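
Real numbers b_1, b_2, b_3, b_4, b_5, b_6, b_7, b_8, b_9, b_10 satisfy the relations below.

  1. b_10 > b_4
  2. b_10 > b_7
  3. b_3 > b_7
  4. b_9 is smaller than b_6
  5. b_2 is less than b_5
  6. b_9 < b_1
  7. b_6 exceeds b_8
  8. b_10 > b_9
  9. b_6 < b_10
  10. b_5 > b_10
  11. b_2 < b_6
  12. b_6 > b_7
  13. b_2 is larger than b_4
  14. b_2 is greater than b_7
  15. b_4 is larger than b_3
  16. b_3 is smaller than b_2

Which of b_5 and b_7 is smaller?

b_7 < b_3 < b_4 < b_2 < b_6 < b_10 < b_5, by transitivity through b_3, b_4, b_2, b_6, b_10.
So b_7 < b_5; b_7 is the smaller of the two.

b_7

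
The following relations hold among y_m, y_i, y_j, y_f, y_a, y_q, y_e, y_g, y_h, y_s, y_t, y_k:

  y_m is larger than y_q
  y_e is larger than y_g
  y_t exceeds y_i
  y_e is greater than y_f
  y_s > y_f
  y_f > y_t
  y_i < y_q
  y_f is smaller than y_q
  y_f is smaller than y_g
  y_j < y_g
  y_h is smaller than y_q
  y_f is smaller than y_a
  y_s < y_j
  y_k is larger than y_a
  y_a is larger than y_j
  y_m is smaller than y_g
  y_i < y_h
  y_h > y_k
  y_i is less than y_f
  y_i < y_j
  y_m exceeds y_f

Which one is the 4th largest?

Piecing the relations together gives one ordering: y_i < y_t < y_f < y_s < y_j < y_a < y_k < y_h < y_q < y_m < y_g < y_e.
Counting 4 from the largest end gives y_q.

y_q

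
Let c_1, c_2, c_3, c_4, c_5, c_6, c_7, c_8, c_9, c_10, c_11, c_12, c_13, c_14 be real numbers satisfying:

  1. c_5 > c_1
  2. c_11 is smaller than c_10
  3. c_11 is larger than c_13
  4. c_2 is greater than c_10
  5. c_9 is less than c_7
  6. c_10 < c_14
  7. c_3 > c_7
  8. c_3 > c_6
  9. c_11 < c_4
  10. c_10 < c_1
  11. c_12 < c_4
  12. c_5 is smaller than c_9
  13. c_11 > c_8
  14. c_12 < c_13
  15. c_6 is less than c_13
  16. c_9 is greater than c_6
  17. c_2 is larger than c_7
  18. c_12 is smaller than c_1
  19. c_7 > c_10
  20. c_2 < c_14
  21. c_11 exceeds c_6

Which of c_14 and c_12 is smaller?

c_12 < c_13 and c_13 < c_11 give c_12 < c_11.
With c_11 < c_10: c_12 < c_13 < c_11 < c_10.
Then c_10 < c_1 extends the chain to c_1.
With c_1 < c_5: c_12 < c_13 < c_11 < c_10 < c_1 < c_5.
With c_5 < c_9: c_12 < c_13 < c_11 < c_10 < c_1 < c_5 < c_9.
Then c_9 < c_7 extends the chain to c_7.
Then c_7 < c_2 extends the chain to c_2.
With c_2 < c_14: c_12 < c_13 < c_11 < c_10 < c_1 < c_5 < c_9 < c_7 < c_2 < c_14.
So c_12 < c_14; c_12 is the smaller of the two.

c_12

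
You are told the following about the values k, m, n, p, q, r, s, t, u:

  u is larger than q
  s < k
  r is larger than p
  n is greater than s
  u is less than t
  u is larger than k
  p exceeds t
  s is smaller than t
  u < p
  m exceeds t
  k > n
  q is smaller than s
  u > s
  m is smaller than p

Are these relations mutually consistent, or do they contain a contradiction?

Every relation is compatible with q < s < n < k < u < t < m < p < r; the set is consistent.

consistent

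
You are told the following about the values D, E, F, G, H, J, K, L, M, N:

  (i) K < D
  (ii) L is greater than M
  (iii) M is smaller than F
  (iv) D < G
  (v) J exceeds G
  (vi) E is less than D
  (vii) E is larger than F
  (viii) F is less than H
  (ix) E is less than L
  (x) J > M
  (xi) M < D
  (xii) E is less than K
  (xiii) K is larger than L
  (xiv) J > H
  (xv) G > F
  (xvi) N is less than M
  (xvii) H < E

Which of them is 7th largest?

The consecutive relations fix a unique order: N < M < F < H < E < L < K < D < G < J.
Counting 7 from the largest end gives H.

H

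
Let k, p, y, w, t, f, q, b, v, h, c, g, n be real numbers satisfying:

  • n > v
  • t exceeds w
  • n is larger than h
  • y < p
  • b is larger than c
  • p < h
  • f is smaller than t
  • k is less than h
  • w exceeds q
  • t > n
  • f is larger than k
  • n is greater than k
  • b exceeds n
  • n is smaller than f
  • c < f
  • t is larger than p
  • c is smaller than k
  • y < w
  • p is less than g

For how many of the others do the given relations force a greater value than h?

Directly above h: n.
One step further: f, b, t (4 so far).
No other element is forced above h by the given relations, so the count is 4.

4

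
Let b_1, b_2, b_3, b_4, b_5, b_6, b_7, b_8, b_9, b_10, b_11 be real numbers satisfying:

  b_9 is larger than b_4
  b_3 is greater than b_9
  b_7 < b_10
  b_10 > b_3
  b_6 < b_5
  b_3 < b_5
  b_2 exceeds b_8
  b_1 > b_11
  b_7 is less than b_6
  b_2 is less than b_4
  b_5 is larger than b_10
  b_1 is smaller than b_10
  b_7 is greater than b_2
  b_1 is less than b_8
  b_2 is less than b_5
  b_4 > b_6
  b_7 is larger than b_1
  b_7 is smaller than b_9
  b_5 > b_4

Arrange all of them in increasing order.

The consecutive links are each given: b_11 < b_1; b_1 < b_8; b_8 < b_2; b_2 < b_7; b_7 < b_6; b_6 < b_4; b_4 < b_9; b_9 < b_3; b_3 < b_10; b_10 < b_5.

b_11 < b_1 < b_8 < b_2 < b_7 < b_6 < b_4 < b_9 < b_3 < b_10 < b_5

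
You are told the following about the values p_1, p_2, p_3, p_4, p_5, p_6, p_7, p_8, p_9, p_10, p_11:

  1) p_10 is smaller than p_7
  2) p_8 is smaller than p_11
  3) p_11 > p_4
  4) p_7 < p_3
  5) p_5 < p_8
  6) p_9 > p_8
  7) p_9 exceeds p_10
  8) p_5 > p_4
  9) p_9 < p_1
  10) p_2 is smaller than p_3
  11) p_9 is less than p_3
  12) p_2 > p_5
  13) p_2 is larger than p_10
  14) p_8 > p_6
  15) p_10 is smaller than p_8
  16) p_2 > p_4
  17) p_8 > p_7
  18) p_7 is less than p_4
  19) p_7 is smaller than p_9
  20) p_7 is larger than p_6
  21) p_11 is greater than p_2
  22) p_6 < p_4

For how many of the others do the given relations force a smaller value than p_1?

Directly below p_1: p_9.
One step further: p_10, p_7, p_8 (4 so far).
One step further: p_6, p_5 (6 so far).
One step further: p_4 (7 so far).
No other element is forced below p_1 by the given relations, so the count is 7.

7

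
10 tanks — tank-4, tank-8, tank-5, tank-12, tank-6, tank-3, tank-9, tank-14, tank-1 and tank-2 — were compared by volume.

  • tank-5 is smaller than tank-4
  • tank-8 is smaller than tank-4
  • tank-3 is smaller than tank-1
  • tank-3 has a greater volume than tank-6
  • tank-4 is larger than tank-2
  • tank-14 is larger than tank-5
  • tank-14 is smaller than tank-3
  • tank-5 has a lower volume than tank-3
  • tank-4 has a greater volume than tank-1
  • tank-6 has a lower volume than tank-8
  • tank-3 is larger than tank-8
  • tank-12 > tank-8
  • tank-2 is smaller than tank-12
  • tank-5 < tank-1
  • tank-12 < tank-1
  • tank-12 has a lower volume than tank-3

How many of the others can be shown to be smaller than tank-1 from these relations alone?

From tank-1 the given relations immediately reach tank-5, tank-12, tank-3.
From those, tank-14, tank-6, tank-8, tank-2 — 7 in total.
Nothing else is reachable below tank-1; 7 in all.

7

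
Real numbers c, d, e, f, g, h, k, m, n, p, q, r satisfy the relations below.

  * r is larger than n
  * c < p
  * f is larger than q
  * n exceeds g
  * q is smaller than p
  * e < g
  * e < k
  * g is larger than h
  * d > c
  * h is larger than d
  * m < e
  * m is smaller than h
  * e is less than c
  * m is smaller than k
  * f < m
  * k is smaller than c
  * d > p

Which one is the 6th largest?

Piecing the relations together gives one ordering: q < f < m < e < k < c < p < d < h < g < n < r.
The 6th largest is p.

p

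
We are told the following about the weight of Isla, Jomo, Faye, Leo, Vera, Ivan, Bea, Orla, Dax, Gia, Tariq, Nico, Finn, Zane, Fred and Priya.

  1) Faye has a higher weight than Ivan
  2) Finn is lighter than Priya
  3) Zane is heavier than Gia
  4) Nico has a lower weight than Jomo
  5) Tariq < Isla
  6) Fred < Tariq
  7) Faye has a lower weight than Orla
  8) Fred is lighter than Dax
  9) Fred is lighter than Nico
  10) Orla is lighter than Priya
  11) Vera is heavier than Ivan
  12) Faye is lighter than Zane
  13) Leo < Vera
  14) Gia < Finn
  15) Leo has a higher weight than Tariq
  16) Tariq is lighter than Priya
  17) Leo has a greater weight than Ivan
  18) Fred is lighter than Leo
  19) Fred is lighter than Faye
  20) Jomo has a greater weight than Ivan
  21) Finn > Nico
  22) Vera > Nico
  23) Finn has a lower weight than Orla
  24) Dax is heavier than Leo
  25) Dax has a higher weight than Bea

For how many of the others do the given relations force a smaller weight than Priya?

The elements the relations force below Priya are Ivan, Fred, Tariq, Nico, Faye, Gia, Finn, Orla — no chain reaches any other.
That is 8.

8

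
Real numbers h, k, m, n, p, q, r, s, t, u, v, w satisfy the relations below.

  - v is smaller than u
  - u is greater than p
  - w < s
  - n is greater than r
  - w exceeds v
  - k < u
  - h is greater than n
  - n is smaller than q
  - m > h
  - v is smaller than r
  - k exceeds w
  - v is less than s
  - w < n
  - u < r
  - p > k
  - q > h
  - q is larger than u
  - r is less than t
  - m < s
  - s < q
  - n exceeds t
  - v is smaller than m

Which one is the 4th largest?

h

The consecutive relations fix a unique order: v < w < k < p < u < r < t < n < h < m < s < q.
The 4th largest is h.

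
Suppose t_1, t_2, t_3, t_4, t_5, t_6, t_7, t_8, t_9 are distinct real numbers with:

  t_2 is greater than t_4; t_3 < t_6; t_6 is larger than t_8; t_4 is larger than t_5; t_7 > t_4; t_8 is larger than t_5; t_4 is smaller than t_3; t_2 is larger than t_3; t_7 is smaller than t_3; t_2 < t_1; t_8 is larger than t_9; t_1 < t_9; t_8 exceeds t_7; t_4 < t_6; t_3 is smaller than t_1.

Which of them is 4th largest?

Chaining the given pairs: t_5 < t_4 < t_7 < t_3 < t_2 < t_1 < t_9 < t_8 < t_6.
Counting 4 from the largest end gives t_1.

t_1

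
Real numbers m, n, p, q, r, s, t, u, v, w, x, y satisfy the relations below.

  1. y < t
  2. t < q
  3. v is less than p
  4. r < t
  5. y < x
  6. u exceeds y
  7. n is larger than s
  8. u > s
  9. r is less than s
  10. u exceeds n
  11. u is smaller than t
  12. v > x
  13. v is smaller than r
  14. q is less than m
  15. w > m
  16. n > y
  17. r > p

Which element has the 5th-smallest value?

r

The consecutive relations fix a unique order: y < x < v < p < r < s < n < u < t < q < m < w.
The 5th smallest is r.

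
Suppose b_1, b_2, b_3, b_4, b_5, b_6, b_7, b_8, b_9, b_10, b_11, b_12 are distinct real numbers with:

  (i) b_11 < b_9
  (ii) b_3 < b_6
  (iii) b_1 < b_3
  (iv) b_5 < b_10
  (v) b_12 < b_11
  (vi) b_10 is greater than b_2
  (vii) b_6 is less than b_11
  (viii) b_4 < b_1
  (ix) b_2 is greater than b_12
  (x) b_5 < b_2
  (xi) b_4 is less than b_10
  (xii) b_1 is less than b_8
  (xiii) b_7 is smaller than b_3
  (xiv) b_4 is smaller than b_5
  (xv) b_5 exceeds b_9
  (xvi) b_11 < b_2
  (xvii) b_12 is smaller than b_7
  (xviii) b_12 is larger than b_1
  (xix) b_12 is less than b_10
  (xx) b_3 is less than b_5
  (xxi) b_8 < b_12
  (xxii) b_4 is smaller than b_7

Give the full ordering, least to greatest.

b_4 < b_1 < b_8 < b_12 < b_7 < b_3 < b_6 < b_11 < b_9 < b_5 < b_2 < b_10

Each adjacent pair is fixed by a given relation: b_4 < b_1; b_1 < b_8; b_8 < b_12; b_12 < b_7; b_7 < b_3; b_3 < b_6; b_6 < b_11; b_11 < b_9; b_9 < b_5; b_5 < b_2; b_2 < b_10. Chaining them end to end gives the full order.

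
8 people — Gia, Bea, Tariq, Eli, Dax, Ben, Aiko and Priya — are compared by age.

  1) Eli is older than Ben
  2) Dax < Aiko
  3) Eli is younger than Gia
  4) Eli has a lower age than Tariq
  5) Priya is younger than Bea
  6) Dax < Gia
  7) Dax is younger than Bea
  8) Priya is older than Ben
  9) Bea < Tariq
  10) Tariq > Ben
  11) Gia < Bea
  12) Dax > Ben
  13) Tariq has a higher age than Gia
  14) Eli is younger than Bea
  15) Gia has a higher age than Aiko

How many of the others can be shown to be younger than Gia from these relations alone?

4

Directly below Gia: Eli, Dax, Aiko.
One step further: Ben (4 so far).
No other element is forced below Gia by the given relations, so the count is 4.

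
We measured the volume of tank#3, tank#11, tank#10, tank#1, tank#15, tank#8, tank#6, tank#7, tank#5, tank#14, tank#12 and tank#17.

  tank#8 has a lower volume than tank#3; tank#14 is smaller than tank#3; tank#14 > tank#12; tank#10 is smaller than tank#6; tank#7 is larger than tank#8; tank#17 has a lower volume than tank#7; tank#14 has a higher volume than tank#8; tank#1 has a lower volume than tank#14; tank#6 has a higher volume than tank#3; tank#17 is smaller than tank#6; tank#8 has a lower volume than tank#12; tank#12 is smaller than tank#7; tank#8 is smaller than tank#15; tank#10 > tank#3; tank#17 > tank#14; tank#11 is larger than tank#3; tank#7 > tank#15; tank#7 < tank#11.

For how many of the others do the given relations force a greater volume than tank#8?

Directly above tank#8: tank#15, tank#12, tank#14, tank#3, tank#7.
One step further: tank#17, tank#10, tank#11, tank#6 (9 so far).
Nothing else is reachable above tank#8; 9 in all.

9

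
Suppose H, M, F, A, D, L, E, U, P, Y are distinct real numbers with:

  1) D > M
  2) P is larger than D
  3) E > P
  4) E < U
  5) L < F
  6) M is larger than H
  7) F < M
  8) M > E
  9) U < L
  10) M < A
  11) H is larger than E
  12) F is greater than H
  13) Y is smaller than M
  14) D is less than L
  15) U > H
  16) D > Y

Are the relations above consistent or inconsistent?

We have M < D stated directly, yet also D < P < E < H < U < L < F < M by chaining the others — so D < M. Contradiction.

inconsistent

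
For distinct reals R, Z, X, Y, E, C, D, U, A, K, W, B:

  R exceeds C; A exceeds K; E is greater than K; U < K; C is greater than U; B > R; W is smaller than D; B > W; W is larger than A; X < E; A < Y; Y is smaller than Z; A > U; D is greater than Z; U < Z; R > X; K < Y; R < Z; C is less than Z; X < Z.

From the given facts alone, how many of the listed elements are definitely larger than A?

The elements the relations force above A are W, Y, B, Z, D — no chain reaches any other.
That is 5.

5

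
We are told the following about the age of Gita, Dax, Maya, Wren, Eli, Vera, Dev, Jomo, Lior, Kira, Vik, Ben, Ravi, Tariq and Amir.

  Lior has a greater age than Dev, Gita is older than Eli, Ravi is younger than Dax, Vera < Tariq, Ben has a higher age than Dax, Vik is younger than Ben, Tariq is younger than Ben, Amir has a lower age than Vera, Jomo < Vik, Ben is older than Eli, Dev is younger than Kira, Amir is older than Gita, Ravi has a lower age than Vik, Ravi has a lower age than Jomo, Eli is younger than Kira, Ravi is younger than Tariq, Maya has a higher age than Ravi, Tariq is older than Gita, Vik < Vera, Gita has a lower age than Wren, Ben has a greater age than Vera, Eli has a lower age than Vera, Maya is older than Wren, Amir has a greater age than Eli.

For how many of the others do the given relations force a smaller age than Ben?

9

The elements the relations force below Ben are Eli, Ravi, Gita, Jomo, Amir, Vik, Dax, Vera, Tariq — no chain reaches any other.
That is 9.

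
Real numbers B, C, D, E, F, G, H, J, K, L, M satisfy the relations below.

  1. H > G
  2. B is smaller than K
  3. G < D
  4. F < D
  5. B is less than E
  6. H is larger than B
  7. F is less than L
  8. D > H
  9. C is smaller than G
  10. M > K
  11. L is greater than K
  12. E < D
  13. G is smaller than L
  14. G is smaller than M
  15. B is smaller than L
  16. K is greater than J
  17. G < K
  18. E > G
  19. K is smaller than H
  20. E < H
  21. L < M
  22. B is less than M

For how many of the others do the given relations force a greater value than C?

7

The elements the relations force above C are G, E, K, L, H, D, M — no chain reaches any other.
That is 7.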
● ● ● ● ●
Your answer must be the lines from the first line of the records through the line containing "16. b_3 is smaller than b_2", copied exactly.

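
Real numbers b_1, b_2, b_3, b_4, b_5, b_6, b_7, b_8, b_9, b_10 satisfy the relations below.

  1. b_10 > b_4
  2. b_10 > b_7
  3. b_3 > b_7
  4. b_9 is smaller than b_6
  5. b_2 is less than b_5
  6. b_9 < b_1
  7. b_6 exceeds b_8
  8. b_10 > b_9
  9. b_6 < b_10
  10. b_5 > b_10
  11. b_2 < b_6
  12. b_6 > b_7
  13. b_2 is larger than b_4
  14. b_2 is greater than b_7
  15. b_4 is larger than b_3
  16. b_3 is smaller than b_2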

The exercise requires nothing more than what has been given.